> **Work to be completed**:
Each line from the one containing "Compute the straight-line" through the final line below must be reproduced exactly, and no others.
________________________
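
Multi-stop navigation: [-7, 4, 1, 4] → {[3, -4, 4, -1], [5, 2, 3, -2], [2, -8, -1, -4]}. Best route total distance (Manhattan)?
45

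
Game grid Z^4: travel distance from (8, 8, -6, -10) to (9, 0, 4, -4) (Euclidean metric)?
14.1774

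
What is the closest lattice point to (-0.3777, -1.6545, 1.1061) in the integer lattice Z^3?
(0, -2, 1)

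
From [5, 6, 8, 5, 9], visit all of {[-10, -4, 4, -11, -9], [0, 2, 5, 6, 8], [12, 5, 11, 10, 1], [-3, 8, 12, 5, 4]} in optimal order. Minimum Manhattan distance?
123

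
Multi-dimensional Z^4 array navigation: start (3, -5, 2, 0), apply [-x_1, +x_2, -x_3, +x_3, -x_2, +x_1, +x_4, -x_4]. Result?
(3, -5, 2, 0)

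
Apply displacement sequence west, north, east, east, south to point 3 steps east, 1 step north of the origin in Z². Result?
(4, 1)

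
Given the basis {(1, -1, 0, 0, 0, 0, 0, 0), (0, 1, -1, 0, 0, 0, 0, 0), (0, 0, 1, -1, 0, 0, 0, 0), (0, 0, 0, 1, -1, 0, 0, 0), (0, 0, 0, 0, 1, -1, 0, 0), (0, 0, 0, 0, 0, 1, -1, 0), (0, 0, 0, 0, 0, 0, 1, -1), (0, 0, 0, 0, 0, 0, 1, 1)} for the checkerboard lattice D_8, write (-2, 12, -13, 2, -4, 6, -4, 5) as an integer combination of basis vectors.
-2b₁ + 10b₂ - 3b₃ - b₄ - 5b₅ + b₆ - 4b₇ + b₈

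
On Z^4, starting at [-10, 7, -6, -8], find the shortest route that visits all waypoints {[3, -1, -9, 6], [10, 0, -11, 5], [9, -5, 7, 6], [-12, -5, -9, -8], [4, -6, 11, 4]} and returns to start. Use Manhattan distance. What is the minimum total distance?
152
(one optimal route: (-10, 7, -6, -8) → (3, -1, -9, 6) → (10, 0, -11, 5) → (9, -5, 7, 6) → (4, -6, 11, 4) → (-12, -5, -9, -8) → (-10, 7, -6, -8))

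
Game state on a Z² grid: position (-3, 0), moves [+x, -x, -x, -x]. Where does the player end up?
(-5, 0)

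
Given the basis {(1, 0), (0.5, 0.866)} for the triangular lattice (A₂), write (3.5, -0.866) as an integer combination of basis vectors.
4b₁ - b₂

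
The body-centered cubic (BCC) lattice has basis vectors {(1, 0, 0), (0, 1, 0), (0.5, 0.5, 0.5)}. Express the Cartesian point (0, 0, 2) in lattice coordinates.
-2b₁ - 2b₂ + 4b₃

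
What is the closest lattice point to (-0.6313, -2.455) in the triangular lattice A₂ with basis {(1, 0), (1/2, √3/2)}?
(-0.5, -2.598)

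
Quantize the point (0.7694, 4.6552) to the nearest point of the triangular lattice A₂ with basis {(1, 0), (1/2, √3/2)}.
(0.5, 4.33)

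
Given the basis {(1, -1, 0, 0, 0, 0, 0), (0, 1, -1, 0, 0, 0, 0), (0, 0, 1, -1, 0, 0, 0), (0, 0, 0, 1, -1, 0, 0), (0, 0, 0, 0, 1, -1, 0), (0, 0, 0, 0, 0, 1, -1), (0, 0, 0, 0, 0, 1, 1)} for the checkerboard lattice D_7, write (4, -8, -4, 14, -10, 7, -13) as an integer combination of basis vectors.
4b₁ - 4b₂ - 8b₃ + 6b₄ - 4b₅ + 8b₆ - 5b₇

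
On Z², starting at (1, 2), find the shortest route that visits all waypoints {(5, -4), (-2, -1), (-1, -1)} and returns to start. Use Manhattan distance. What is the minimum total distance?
26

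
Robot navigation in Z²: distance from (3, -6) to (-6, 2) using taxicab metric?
17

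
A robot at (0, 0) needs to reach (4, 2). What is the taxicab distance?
6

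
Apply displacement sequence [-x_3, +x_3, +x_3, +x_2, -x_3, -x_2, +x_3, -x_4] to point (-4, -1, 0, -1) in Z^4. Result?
(-4, -1, 1, -2)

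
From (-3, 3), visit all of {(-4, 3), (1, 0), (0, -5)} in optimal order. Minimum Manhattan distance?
15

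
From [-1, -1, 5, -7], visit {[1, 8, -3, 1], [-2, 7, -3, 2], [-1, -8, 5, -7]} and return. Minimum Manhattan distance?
72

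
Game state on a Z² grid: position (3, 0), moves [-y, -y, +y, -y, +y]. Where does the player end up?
(3, -1)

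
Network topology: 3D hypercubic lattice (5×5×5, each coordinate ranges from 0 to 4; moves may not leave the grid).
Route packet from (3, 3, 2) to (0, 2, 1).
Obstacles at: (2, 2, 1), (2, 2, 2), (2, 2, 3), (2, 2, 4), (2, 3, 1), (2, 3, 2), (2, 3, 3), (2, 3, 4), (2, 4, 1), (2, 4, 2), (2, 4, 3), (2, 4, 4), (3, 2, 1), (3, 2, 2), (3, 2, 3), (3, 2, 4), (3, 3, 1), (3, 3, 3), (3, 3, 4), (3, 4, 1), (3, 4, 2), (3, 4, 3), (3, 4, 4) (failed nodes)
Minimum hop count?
9
(one shortest path: (3, 3, 2) → (4, 3, 2) → (4, 2, 2) → (4, 1, 2) → (3, 1, 2) → (2, 1, 2) → (1, 1, 2) → (0, 1, 2) → (0, 2, 2) → (0, 2, 1))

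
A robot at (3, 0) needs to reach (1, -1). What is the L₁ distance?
3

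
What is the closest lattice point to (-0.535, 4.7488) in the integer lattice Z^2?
(-1, 5)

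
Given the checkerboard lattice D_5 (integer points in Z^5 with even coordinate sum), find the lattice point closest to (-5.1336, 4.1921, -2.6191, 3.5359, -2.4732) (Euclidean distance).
(-5, 4, -3, 4, -2)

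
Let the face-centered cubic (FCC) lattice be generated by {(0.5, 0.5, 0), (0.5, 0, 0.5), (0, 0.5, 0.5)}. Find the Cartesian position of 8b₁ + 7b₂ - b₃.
(7.5, 3.5, 3)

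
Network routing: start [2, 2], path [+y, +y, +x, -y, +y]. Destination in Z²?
(3, 4)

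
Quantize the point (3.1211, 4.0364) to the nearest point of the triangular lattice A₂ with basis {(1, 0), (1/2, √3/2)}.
(3.5, 4.33)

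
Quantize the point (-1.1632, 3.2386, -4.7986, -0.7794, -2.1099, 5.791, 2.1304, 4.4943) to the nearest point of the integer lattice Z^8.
(-1, 3, -5, -1, -2, 6, 2, 4)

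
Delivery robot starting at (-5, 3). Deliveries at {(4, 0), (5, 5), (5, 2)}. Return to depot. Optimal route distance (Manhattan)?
30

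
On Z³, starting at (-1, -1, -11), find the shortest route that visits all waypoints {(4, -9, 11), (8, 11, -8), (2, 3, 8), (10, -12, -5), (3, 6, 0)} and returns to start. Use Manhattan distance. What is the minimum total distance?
124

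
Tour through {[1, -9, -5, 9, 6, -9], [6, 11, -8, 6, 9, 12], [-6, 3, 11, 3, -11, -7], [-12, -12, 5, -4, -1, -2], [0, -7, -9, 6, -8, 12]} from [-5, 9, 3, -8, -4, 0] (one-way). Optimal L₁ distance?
229
(one optimal route: (-5, 9, 3, -8, -4, 0) → (-6, 3, 11, 3, -11, -7) → (-12, -12, 5, -4, -1, -2) → (1, -9, -5, 9, 6, -9) → (0, -7, -9, 6, -8, 12) → (6, 11, -8, 6, 9, 12))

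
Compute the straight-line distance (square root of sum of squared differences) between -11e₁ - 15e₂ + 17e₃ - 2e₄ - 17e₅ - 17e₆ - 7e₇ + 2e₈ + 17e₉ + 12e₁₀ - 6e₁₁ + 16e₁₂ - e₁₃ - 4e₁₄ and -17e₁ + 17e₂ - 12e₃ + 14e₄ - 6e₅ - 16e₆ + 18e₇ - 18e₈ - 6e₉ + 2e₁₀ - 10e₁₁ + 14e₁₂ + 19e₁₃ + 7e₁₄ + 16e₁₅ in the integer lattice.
68.775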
________________________
> **The completed task**:
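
Compute the straight-line distance (square root of sum of squared differences) between -11e₁ - 15e₂ + 17e₃ - 2e₄ - 17e₅ - 17e₆ - 7e₇ + 2e₈ + 17e₉ + 12e₁₀ - 6e₁₁ + 16e₁₂ - e₁₃ - 4e₁₄ and -17e₁ + 17e₂ - 12e₃ + 14e₄ - 6e₅ - 16e₆ + 18e₇ - 18e₈ - 6e₉ + 2e₁₀ - 10e₁₁ + 14e₁₂ + 19e₁₃ + 7e₁₄ + 16e₁₅ in the integer lattice.
68.775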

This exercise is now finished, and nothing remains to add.